- **DIRECTIONS FOR THIS TASK**
In the records below, the line with "5. Within 60" opens the range and the line with "by Stroud LLC." closes it; print that range exactly and nothing else.

- **Saved data entries**
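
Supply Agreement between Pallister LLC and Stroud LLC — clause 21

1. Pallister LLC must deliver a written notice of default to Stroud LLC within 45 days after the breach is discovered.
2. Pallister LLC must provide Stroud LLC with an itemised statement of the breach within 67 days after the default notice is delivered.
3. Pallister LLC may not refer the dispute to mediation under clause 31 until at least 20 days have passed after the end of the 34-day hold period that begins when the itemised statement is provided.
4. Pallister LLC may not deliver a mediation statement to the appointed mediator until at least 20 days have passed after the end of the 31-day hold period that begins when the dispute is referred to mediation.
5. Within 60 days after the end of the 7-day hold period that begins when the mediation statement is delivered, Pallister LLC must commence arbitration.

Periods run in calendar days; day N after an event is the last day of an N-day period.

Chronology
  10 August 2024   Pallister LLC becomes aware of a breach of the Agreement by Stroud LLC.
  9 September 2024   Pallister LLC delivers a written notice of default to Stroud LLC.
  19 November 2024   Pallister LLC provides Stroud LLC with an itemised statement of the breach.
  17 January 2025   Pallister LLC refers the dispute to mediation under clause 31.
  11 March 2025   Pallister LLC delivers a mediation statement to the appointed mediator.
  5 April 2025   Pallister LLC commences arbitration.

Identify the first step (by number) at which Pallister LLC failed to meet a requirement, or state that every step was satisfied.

(1) due by 10 August 2024 + 45 days = 24 September 2024; done 9 September 2024 — timely.
(2) due by 9 September 2024 + 67 days = 15 November 2024; done 19 November 2024 — 4 days late.
Later steps need not be reached.

Step 2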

- **YOUR SOLUTION**
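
5. Within 60 days after the end of the 7-day hold period that begins when the mediation statement is delivered, Pallister LLC must commence arbitration.

Periods run in calendar days; day N after an event is the last day of an N-day period.

Chronology
  10 August 2024   Pallister LLC becomes aware of a breach of the Agreement by Stroud LLC.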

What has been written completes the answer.